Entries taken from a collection
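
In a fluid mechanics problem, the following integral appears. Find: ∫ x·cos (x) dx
By parts: u=x, dv=cos(x) dx
du=dx, v=sin(x)
=x·sin(x) + cos(x) + C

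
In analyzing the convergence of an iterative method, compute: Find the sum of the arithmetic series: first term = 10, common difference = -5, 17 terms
Last term: a_n = 10 + (17 - 1)·-5 = -70
Sum = n(a_1 + a_n)/2 = 17(10 + (-70))/2 = -510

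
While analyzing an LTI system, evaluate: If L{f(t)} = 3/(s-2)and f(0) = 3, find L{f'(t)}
L{f'(t)} = s·F(s) - f(0) = 3s/(s-2) - 3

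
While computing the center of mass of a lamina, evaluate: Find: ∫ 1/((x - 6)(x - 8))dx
Partial fractions: 1/((x-6)(x-8)) = A/(x-6) + B/(x-8)
A = -1/2, B = 1/2
∫ [-1/2· 1/(x-6) + 1/2· 1/(x-8)] dx
= (1/2)[ln|x-8| - ln|x-6|] + C

Answer: (1/2)·ln|(x-8)/(x-6)| + C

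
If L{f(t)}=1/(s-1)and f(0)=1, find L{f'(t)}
L{f'(t)} = s·F(s) - f(0) = s/(s-1)-1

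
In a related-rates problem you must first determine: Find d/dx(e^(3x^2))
Chain rule: d/dx[e^u]=e^u · u' where u=3x^2
u'=6x

Answer: 6x·e^(3x^2)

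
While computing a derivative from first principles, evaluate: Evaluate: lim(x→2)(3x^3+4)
Polynomial is continuous, so substitute x=2:
3·2^3+4=28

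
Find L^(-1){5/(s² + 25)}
L^(-1){w/(s² + w²)} = sin(wt)
Here w = 5

Answer: sin(5t)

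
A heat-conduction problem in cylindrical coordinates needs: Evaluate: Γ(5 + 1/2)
Γ(n + 1/2)=(2n)!√π/(4^n·n!)
=3628800√π/(1024·120)=(945/32)·√π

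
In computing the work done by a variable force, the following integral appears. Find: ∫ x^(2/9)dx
Power rule: ∫ x^(2/9) dx = x^(11/9)/(11/9)+C

Answer: (9/11)·x^(11/9)+C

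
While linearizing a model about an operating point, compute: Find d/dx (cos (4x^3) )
Chain rule: d/dx[cos(u)]=-sin(u)·u' where u=4x^3
u'=12x^2

Answer: -12x^2·sin(4x^3)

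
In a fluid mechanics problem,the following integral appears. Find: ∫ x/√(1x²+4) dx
Let u = x² + 4, du = 2x dx
∫ (1/2)·u^(-1/2) du = √u + C

Answer: √(x² + 4) + C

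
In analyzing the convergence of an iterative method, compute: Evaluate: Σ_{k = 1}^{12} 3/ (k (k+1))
Partial fractions: 3/(k(k + 1))=3/k - 3/(k + 1)
Telescoping sum: 3(1 - 1/13)=3·12/13

Answer: 36/13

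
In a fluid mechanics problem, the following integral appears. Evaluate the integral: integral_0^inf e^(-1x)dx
integral_0^inf e^(-1x) dx=[-1/1 * e^(-1x)]_0^inf
=0 - (-1/1)=1/1

Answer: 1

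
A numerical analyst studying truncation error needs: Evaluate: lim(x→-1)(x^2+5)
Polynomial is continuous, so substitute x = -1:
1·(-1)^2 + 5 = 6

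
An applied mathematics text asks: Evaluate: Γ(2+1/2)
Γ(n+1/2)=(2n)!√π/(4^n·n!)
=24√π/(16·2)=(3/4)·√π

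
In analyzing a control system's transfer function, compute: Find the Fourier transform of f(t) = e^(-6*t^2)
The Fourier transform of a Gaussian e^(-a*t^2) is sqrt(pi/a)*e^(-omega^2/(4a)).
With a=6: F(omega)=sqrt(pi/6)*e^(-omega^2/24)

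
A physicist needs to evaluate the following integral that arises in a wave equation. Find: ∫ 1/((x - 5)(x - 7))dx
Partial fractions: 1/((x-5)(x-7))=A/(x-5) + B/(x-7)
A=-1/2, B=1/2
∫ [-1/2· 1/(x-5) + 1/2· 1/(x-7)] dx
=(1/2)[ln|x-7| - ln|x-5|] + C

Answer: (1/2)·ln|(x-7)/(x-5)| + C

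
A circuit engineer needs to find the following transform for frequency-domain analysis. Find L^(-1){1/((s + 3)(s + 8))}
Partial fractions: 1/((s + 3)(s + 8))=A/(s + 3) + B/(s + 8)
Cover-up: A=1/(s + 8)|_{s=-3}=1/5; B=1/(s + 3)|_{s=-8}=-1/5
L^(-1)=(1/5)e^(-3t) - (1/5)e^(-8t)

Answer: (1/5)(e^(-3t) - e^(-8t))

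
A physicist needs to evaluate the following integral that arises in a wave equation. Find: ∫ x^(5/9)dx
Power rule: ∫ x^(5/9) dx = x^(14/9)/(14/9) + C

Answer: (9/14)·x^(14/9) + C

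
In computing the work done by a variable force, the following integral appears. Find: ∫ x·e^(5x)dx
Integration by parts: u = x, dv = e^(5x) dx
du = dx, v = e^(5x)/5
= x·e^(5x)/5 - ∫ e^(5x)/5 dx
= x·e^(5x)/5 - e^(5x)/25+C

Answer: e^(5x)(x/5-1/25)+C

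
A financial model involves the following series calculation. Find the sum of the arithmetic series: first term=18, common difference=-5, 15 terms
Last term: a_n=18 + (15 - 1)·-5=-52
Sum=n(a_1 + a_n)/2=15(18 + (-52))/2=-255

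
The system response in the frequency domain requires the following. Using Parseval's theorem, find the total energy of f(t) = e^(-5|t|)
Parseval's theorem: E = integral |f(t)|^2 dt = (1/2pi) integral |F(omega)|^2 domega
E = integral_{-inf}^{inf} e^(-10|t|) dt = 2 * integral_0^inf e^(-10t) dt = 2/(2 * 5) = 1/5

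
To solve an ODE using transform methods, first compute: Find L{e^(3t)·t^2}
First shifting: L{e^(at)f(t)} = F(s-a)
L{t^2} = 2/s^3
Shift s → s-3: 2/(s-3)^3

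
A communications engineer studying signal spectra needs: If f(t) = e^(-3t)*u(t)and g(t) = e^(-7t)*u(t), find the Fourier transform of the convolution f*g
By the convolution theorem: F{f * g}=F(omega) * G(omega)
F(omega)=1/(3 + j * omega), G(omega)=1/(7 + j * omega)
F{f * g}=1/((3 + j * omega)(7 + j * omega))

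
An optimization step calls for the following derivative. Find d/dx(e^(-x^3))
Chain rule: d/dx[e^u] = e^u · u' where u = -x^3
u' = -3x^2

Answer: -3x^2·e^(-x^3)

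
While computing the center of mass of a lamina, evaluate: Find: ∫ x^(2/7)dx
Power rule: ∫ x^(2/7) dx=x^(9/7)/(9/7) + C

Answer: (7/9)·x^(9/7) + C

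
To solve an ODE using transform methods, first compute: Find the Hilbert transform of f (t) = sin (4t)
The Hilbert transform shifts each frequency component by -pi/2.
H{sin(wt)} = -cos(wt)
With w = 4: H{sin(4t)} = -cos(4t)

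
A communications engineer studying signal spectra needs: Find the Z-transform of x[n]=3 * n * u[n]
Z{n * u[n]} = z/(z-1)^2
By linearity: Z{3 * n * u[n]} = 3z/(z-1)^2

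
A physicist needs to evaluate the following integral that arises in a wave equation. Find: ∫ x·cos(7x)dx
By parts: u=x, dv=cos(7x) dx
du=dx, v=sin(7x)/7
=x·sin(7x)/7+cos(7x)/7²+C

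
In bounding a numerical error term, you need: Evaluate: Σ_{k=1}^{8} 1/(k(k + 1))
Partial fractions: 1/(k(k + 1))=1/k - 1/(k + 1)
Telescoping sum: 1(1 - 1/9)=1·8/9

Answer: 8/9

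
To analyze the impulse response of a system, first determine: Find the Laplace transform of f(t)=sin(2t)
L{sin(wt)}=w/(s² + w²)
L{sin(2t)}=2/(s² + 4)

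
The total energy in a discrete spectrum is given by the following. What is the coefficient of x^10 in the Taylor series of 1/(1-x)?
1/(1-x)=Σ x^n for |x|<1
All coefficients are 1

Answer: 1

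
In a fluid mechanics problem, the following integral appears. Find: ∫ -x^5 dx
Using power rule: ∫ -x^5 dx=-1/6 x^6+C=(-1/6)x^6+C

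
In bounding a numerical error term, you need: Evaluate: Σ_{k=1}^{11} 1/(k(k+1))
Partial fractions: 1/(k(k + 1)) = 1/k - 1/(k + 1)
Telescoping sum: 1(1 - 1/12) = 1·11/12

Answer: 11/12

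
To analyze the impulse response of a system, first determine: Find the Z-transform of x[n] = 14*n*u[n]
Z{n*u[n]} = z/(z-1)^2
By linearity: Z{14*n*u[n]} = 14z/(z-1)^2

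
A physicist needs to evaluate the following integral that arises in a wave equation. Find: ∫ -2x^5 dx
Using power rule: ∫ -2x^5 dx=-2/6 x^6+C=(-1/3)x^6+C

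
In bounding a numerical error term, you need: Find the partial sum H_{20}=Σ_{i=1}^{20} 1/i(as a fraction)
H_20=1+1/2+1/3+...+1/20
=55835135/15519504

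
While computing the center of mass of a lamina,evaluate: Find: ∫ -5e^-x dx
Since d/dx[e^-x]=- e^-x, we get 5e^-x+C

Answer: 5e^-x+C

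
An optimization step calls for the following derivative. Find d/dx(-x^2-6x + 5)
Power rule: d/dx(ax^n) = n·a·x^(n-1)
Term by term: -2·x - 6

Answer: -2x - 6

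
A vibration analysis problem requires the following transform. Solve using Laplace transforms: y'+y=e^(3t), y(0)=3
Take L: sY - 3+Y = 1/(s-3)
Y(s+1) = 1/(s-3)+3
Y = 1/((s-3)(s+1))+3/(s+1)
Partial fractions: 1/((s-3)(s+1)) = (1/4)/(s-3) - (1/4)/(s+1)
So Y = (1/4)/(s-3)+(11/4)/(s+1)
Inverse Laplace transform (L^(-1){1/(s-3)} = e^(3t), L^(-1){1/(s+1)} = e^(-t)):

Answer: y(t) = (1/4)·e^(3t)+(11/4)·e^(-t)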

- _Exercise aim_
Set out exactly the run of lines that begins at the line holding "While computing the center of mass of a lamina,evaluate: Find: ∫" and ends at the last line of the data.

- _Written response_
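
While computing the center of mass of a lamina,evaluate: Find: ∫ -5e^-x dx
Since d/dx[e^-x]=- e^-x, we get 5e^-x+C

Answer: 5e^-x+C

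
An optimization step calls for the following derivative. Find d/dx(-x^2-6x + 5)
Power rule: d/dx(ax^n) = n·a·x^(n-1)
Term by term: -2·x - 6

Answer: -2x - 6

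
A vibration analysis problem requires the following transform. Solve using Laplace transforms: y'+y=e^(3t), y(0)=3
Take L: sY - 3+Y = 1/(s-3)
Y(s+1) = 1/(s-3)+3
Y = 1/((s-3)(s+1))+3/(s+1)
Partial fractions: 1/((s-3)(s+1)) = (1/4)/(s-3) - (1/4)/(s+1)
So Y = (1/4)/(s-3)+(11/4)/(s+1)
Inverse Laplace transform (L^(-1){1/(s-3)} = e^(3t), L^(-1){1/(s+1)} = e^(-t)):

Answer: y(t) = (1/4)·e^(3t)+(11/4)·e^(-t)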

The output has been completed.